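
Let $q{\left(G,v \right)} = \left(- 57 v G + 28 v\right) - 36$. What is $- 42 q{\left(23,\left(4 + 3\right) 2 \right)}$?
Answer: $755916$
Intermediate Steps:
$q{\left(G,v \right)} = -36 + 28 v - 57 G v$ ($q{\left(G,v \right)} = \left(- 57 G v + 28 v\right) - 36 = \left(28 v - 57 G v\right) - 36 = -36 + 28 v - 57 G v$)
$- 42 q{\left(23,\left(4 + 3\right) 2 \right)} = - 42 \left(-36 + 28 \left(4 + 3\right) 2 - 1311 \left(4 + 3\right) 2\right) = - 42 \left(-36 + 28 \cdot 7 \cdot 2 - 1311 \cdot 7 \cdot 2\right) = - 42 \left(-36 + 28 \cdot 14 - 1311 \cdot 14\right) = - 42 \left(-36 + 392 - 18354\right) = \left(-42\right) \left(-17998\right) = 755916$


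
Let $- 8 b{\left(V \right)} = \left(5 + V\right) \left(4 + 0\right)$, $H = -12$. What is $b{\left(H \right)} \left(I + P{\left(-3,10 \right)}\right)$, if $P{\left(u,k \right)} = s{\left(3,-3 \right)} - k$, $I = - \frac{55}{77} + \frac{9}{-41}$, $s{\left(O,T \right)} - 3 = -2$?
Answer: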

EXERCISE DETAILS
The lines in the entries above that carry the word "What" must be copied.

COMPLETED EXERCISE
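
Let $q{\left(G,v \right)} = \left(- 57 v G + 28 v\right) - 36$. What is $- 42 q{\left(23,\left(4 + 3\right) 2 \right)}$?
Let $- 8 b{\left(V \right)} = \left(5 + V\right) \left(4 + 0\right)$, $H = -12$. What is $b{\left(H \right)} \left(I + P{\left(-3,10 \right)}\right)$, if $P{\left(u,k \right)} = s{\left(3,-3 \right)} - k$, $I = - \frac{55}{77} + \frac{9}{-41}$, $s{\left(O,T \right)} - 3 = -2$?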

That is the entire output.